[TASK PROMPT] The listing below must be duplicated in full, with nothing altered.
☆ ☆ ☆
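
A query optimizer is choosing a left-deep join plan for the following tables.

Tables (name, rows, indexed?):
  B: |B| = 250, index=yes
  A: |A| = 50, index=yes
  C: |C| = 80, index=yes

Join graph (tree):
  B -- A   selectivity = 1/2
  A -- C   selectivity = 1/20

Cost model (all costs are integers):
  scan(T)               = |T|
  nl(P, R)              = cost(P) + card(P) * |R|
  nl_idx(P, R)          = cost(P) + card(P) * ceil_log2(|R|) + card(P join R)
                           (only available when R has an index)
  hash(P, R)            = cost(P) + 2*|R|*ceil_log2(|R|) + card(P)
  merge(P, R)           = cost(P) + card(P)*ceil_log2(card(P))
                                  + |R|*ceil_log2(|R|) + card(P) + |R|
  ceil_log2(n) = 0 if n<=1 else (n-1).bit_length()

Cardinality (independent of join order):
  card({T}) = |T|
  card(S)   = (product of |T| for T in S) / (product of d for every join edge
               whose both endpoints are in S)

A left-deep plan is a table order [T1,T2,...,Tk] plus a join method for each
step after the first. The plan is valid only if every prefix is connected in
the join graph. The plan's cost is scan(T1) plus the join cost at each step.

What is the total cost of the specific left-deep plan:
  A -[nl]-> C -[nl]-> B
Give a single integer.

step 1: scan A: cost=50, card=50
step 2: join C via nl
    card(P join C) = 50*80/(20) = 200
    cost = 50 + 50*80 = 4050
step 3: join B via nl
    card(P join B) = 200*250/(2) = 25000
    cost = 4050 + 200*250 = 54050

54050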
☆ ☆ ☆
[RESULT FOR THIS TASK]
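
A query optimizer is choosing a left-deep join plan for the following tables.

Tables (name, rows, indexed?):
  B: |B| = 250, index=yes
  A: |A| = 50, index=yes
  C: |C| = 80, index=yes

Join graph (tree):
  B -- A   selectivity = 1/2
  A -- C   selectivity = 1/20

Cost model (all costs are integers):
  scan(T)               = |T|
  nl(P, R)              = cost(P) + card(P) * |R|
  nl_idx(P, R)          = cost(P) + card(P) * ceil_log2(|R|) + card(P join R)
                           (only available when R has an index)
  hash(P, R)            = cost(P) + 2*|R|*ceil_log2(|R|) + card(P)
  merge(P, R)           = cost(P) + card(P)*ceil_log2(card(P))
                                  + |R|*ceil_log2(|R|) + card(P) + |R|
  ceil_log2(n) = 0 if n<=1 else (n-1).bit_length()

Cardinality (independent of join order):
  card({T}) = |T|
  card(S)   = (product of |T| for T in S) / (product of d for every join edge
               whose both endpoints are in S)

A left-deep plan is a table order [T1,T2,...,Tk] plus a join method for each
step after the first. The plan is valid only if every prefix is connected in
the join graph. The plan's cost is scan(T1) plus the join cost at each step.

What is the total cost of the specific left-deep plan:
  A -[nl]-> C -[nl]-> B
Give a single integer.

step 1: scan A: cost=50, card=50
step 2: join C via nl
    card(P join C) = 50*80/(20) = 200
    cost = 50 + 50*80 = 4050
step 3: join B via nl
    card(P join B) = 200*250/(2) = 25000
    cost = 4050 + 200*250 = 54050

54050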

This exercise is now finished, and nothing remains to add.